━━━━━ Material shown
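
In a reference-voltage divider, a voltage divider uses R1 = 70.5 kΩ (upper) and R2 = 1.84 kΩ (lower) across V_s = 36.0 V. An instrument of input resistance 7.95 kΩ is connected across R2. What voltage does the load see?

The load sits in parallel with R2, giving an effective lower resistance R2' = R2·R_L/(R2+R_L) = 1.494 kΩ.
Then V_out = V_s · R2'/(R1 + R2') = 36.0 × 1.494/71.99 = 0.7471 V.
(Unloaded it would be 0.916 V; the load pulls it down.)

V_out ≈ 0.747 V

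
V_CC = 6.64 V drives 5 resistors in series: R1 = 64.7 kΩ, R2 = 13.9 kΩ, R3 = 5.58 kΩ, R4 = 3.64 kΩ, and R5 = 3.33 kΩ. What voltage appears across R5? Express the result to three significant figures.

ΣR = 64.7 + 13.9 + 5.58 + 3.64 + 3.33 = 91.15 kΩ.
Voltage divider: V = V_CC · (3.330 / 91.15) = 6.64 × 0.03653 = 0.2426 V.

V ≈ 0.243 V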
━━━━━━━━━━
## Assignment
Take the records shown above and output them again exactly.

## Output of the task
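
In a reference-voltage divider, a voltage divider uses R1 = 70.5 kΩ (upper) and R2 = 1.84 kΩ (lower) across V_s = 36.0 V. An instrument of input resistance 7.95 kΩ is connected across R2. What voltage does the load see?

The load sits in parallel with R2, giving an effective lower resistance R2' = R2·R_L/(R2+R_L) = 1.494 kΩ.
Then V_out = V_s · R2'/(R1 + R2') = 36.0 × 1.494/71.99 = 0.7471 V.
(Unloaded it would be 0.916 V; the load pulls it down.)

V_out ≈ 0.747 V

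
V_CC = 6.64 V drives 5 resistors in series: R1 = 64.7 kΩ, R2 = 13.9 kΩ, R3 = 5.58 kΩ, R4 = 3.64 kΩ, and R5 = 3.33 kΩ. What voltage appears across R5? Express the result to three significant figures.

ΣR = 64.7 + 13.9 + 5.58 + 3.64 + 3.33 = 91.15 kΩ.
Voltage divider: V = V_CC · (3.330 / 91.15) = 6.64 × 0.03653 = 0.2426 V.

V ≈ 0.243 V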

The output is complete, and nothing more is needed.